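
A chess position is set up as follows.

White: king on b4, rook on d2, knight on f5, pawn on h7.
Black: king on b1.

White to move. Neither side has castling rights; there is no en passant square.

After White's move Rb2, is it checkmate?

no

After Rb2: black king on b1; in check: yes, from the white rook on b2.
Black has 3 legal replies: Kxb2, Kc1, Ka1.
In check but a legal move exists → not checkmate.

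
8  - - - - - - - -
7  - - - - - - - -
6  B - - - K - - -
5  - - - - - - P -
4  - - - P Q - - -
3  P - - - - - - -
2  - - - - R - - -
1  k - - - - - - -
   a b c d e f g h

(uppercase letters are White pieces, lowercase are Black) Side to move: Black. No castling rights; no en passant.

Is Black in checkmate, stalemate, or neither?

Black to move; black king on a1.
In check: no.
King squares — b1: attacked by Qe4; a2: attacked by Re2; b2: attacked by Re2.
Legal moves for Black: none.
Not in check and no legal moves → stalemate.

stalemate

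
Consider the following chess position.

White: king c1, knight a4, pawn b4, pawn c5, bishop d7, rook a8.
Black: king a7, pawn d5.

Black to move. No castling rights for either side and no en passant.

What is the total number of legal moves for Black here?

Black to move; king on a7.
In check: yes, from the white rook on a8.
Legal moves: Kxa8, Kb7.
Count: 2.

2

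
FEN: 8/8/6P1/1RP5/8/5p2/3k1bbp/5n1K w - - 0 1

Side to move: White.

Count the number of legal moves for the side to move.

0

White to move; king on h1.
In check: yes, from the black bishop on g2.
Legal moves: none.
Count: 0.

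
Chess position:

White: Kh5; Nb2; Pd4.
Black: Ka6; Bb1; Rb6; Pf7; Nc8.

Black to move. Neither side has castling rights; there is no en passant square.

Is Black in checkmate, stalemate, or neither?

neither

Black to move; black king on a6.
In check: no.
Legal moves for Black include: Ne7, Na7, Nd6, Rb8, Rb7, Rh6+, Rg6, Rf6, Re6, Rd6, Rc6, Rb5+, Rb4, Rb3, Rxb2, Kb7, Ka7, Kb5, ... (list truncated; more exist).
Black has legal moves and is not in check → neither.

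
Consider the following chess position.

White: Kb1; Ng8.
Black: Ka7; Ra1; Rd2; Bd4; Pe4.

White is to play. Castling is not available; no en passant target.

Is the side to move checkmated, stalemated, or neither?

checkmate

White to move; white king on b1.
In check: yes, from the black rook on a1.
King squares — a1: attacked by Bd4; c1: attacked by Ra1; a2: attacked by Ra1; b2: attacked by Rd2; c2: attacked by Rd2.
Legal moves for White: none.
In check with no legal moves → checkmate.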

^^^^^^^^

● **TASK INSTRUCTIONS**: Set down each line exactly as it appears, starting at the top of the data and ending at the line containing "Black to move. Neither", and include no other lines.

● **TASK OUTPUT**:
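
A chess position is set up as follows.

White: king on b4, rook on d2, knight on f5, pawn on h7.
Black: king on b1.

White to move. Neither side has castling rights; there is no en passant square.

After White's move Rb2, is it checkmate?

no

After Rb2: black king on b1; in check: yes, from the white rook on b2.
Black has 3 legal replies: Kxb2, Kc1, Ka1.
In check but a legal move exists → not checkmate.

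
8  - - - - - - - -
7  - - - - - - - -
6  B - - - K - - -
5  - - - - - - P -
4  - - - P Q - - -
3  P - - - - - - -
2  - - - - R - - -
1  k - - - - - - -
   a b c d e f g h

(uppercase letters are White pieces, lowercase are Black) Side to move: Black. No castling rights; no en passant.

Is Black in checkmate, stalemate, or neither?

Black to move; black king on a1.
In check: no.
King squares — b1: attacked by Qe4; a2: attacked by Re2; b2: attacked by Re2.
Legal moves for Black: none.
Not in check and no legal moves → stalemate.

stalemate

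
Consider the following chess position.

White: king c1, knight a4, pawn b4, pawn c5, bishop d7, rook a8.
Black: king a7, pawn d5.

Black to move. No castling rights for either side and no en passant.

What is the total number of legal moves for Black here?

Black to move; king on a7.
In check: yes, from the white rook on a8.
Legal moves: Kxa8, Kb7.
Count: 2.

2

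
FEN: 8/8/6P1/1RP5/8/5p2/3k1bbp/5n1K w - - 0 1

Side to move: White.

Count the number of legal moves for the side to move.

0

White to move; king on h1.
In check: yes, from the black bishop on g2.
Legal moves: none.
Count: 0.

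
Chess position:

White: Kh5; Nb2; Pd4.
Black: Ka6; Bb1; Rb6; Pf7; Nc8.

Black to move. Neither side has castling rights; there is no en passant square.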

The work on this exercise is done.